"""

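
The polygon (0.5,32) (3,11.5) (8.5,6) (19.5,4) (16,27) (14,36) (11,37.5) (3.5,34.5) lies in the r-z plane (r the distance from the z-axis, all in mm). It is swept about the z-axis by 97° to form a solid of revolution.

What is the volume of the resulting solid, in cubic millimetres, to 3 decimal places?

Profile (r,z), 8 vertices: (0.5,32) (3,11.5) (8.5,6) (19.5,4) (16,27) (14,36) (11,37.5) (3.5,34.5)
edge 0: (0.5,32)→(3,11.5)  cross = 0.5·11.5 − 3·32 = -90.2500; (r_i+r_j)·cross = 3.5·-90.2500 = -315.8750
edge 1: (3,11.5)→(8.5,6)  cross = 3·6 − 8.5·11.5 = -79.7500; (r_i+r_j)·cross = 11.5·-79.7500 = -917.1250
edge 2: (8.5,6)→(19.5,4)  cross = 8.5·4 − 19.5·6 = -83.0000; (r_i+r_j)·cross = 28·-83.0000 = -2324.0000
edge 3: (19.5,4)→(16,27)  cross = 19.5·27 − 16·4 = 462.5000; (r_i+r_j)·cross = 35.5·462.5000 = 16418.7500
edge 4: (16,27)→(14,36)  cross = 16·36 − 14·27 = 198.0000; (r_i+r_j)·cross = 30·198.0000 = 5940.0000
edge 5: (14,36)→(11,37.5)  cross = 14·37.5 − 11·36 = 129.0000; (r_i+r_j)·cross = 25·129.0000 = 3225.0000
edge 6: (11,37.5)→(3.5,34.5)  cross = 11·34.5 − 3.5·37.5 = 248.2500; (r_i+r_j)·cross = 14.5·248.2500 = 3599.6250
edge 7: (3.5,34.5)→(0.5,32)  cross = 3.5·32 − 0.5·34.5 = 94.7500; (r_i+r_j)·cross = 4·94.7500 = 379.0000
Σcross = 879.5000 → A = |Σcross|/2 = 439.7500 mm²
Σ(r_i+r_j)·cross = 26005.3750 → first moment M = |Σ|/6 = 4334.2292
R_c = M/A = 4334.2292/439.7500 = 9.8561 mm
θ = 97° = 1.692969 rad
V = θ·R_c·A = 1.692969·9.8561·439.7500 = 7337.717 mm³

Volume = 7337.717 mm³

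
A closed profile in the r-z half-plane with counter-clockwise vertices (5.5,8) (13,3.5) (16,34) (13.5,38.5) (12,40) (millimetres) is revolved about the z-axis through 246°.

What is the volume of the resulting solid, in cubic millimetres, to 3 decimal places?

Profile (r,z), 5 vertices: (5.5,8) (13,3.5) (16,34) (13.5,38.5) (12,40)
edge 0: (5.5,8)→(13,3.5)  cross = 5.5·3.5 − 13·8 = -84.7500; (r_i+r_j)·cross = 18.5·-84.7500 = -1567.8750
edge 1: (13,3.5)→(16,34)  cross = 13·34 − 16·3.5 = 386.0000; (r_i+r_j)·cross = 29·386.0000 = 11194.0000
edge 2: (16,34)→(13.5,38.5)  cross = 16·38.5 − 13.5·34 = 157.0000; (r_i+r_j)·cross = 29.5·157.0000 = 4631.5000
edge 3: (13.5,38.5)→(12,40)  cross = 13.5·40 − 12·38.5 = 78.0000; (r_i+r_j)·cross = 25.5·78.0000 = 1989.0000
edge 4: (12,40)→(5.5,8)  cross = 12·8 − 5.5·40 = -124.0000; (r_i+r_j)·cross = 17.5·-124.0000 = -2170.0000
Σcross = 412.2500 → A = |Σcross|/2 = 206.1250 mm²
Σ(r_i+r_j)·cross = 14076.6250 → first moment M = |Σ|/6 = 2346.1042
R_c = M/A = 2346.1042/206.1250 = 11.3819 mm
θ = 246° = 4.293510 rad
V = θ·R_c·A = 4.293510·11.3819·206.1250 = 10073.022 mm³

Volume = 10073.022 mm³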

"""

**What the task asks:** Examine the records and pull out every line where the string "about" occurs.

**Output for this task:**
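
The polygon (0.5,32) (3,11.5) (8.5,6) (19.5,4) (16,27) (14,36) (11,37.5) (3.5,34.5) lies in the r-z plane (r the distance from the z-axis, all in mm). It is swept about the z-axis by 97° to form a solid of revolution.
A closed profile in the r-z half-plane with counter-clockwise vertices (5.5,8) (13,3.5) (16,34) (13.5,38.5) (12,40) (millimetres) is revolved about the z-axis through 246°.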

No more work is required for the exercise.